_Data for review_.
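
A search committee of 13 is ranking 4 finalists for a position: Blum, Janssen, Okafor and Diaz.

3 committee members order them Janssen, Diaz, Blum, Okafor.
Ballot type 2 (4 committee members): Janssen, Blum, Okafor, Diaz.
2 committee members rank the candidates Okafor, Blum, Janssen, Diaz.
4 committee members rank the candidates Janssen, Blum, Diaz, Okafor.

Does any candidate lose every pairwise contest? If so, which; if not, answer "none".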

_Try it_.
Could you restate every record above word for word?

_Solution for this task_.
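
A search committee of 13 is ranking 4 finalists for a position: Blum, Janssen, Okafor and Diaz.

3 committee members order them Janssen, Diaz, Blum, Okafor.
Ballot type 2 (4 committee members): Janssen, Blum, Okafor, Diaz.
2 committee members rank the candidates Okafor, Blum, Janssen, Diaz.
4 committee members rank the candidates Janssen, Blum, Diaz, Okafor.

Does any candidate lose every pairwise contest? If so, which; if not, answer "none".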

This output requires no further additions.